(Collected data entries)

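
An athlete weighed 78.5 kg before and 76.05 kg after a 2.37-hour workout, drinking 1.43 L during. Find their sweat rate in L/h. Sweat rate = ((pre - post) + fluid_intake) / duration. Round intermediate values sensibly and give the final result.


Body mass change = 2.45 kg
Total sweat loss = 2.45 + 1.43 = 3.88 L
Rate = 3.88 / 2.37 = 1.637 L/h

1.637 L/h


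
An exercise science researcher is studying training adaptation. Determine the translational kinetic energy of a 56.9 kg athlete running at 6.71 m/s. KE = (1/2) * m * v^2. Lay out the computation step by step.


KE = 0.5 * m * v^2
= 0.5 * 56.9 * 6.71^2
= 0.5 * 56.9 * 45.0241
= 1280.94 J

1280.94 J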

How to complete this task
Reproduce the records above word for word.

Your solution
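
An athlete weighed 78.5 kg before and 76.05 kg after a 2.37-hour workout, drinking 1.43 L during. Find their sweat rate in L/h. Sweat rate = ((pre - post) + fluid_intake) / duration. Round intermediate values sensibly and give the final result.


Body mass change = 2.45 kg
Total sweat loss = 2.45 + 1.43 = 3.88 L
Rate = 3.88 / 2.37 = 1.637 L/h

1.637 L/h


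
An exercise science researcher is studying training adaptation. Determine the translational kinetic energy of a 56.9 kg athlete running at 6.71 m/s. KE = (1/2) * m * v^2. Lay out the computation step by step.


KE = 0.5 * m * v^2
= 0.5 * 56.9 * 6.71^2
= 0.5 * 56.9 * 45.0241
= 1280.94 J

1280.94 J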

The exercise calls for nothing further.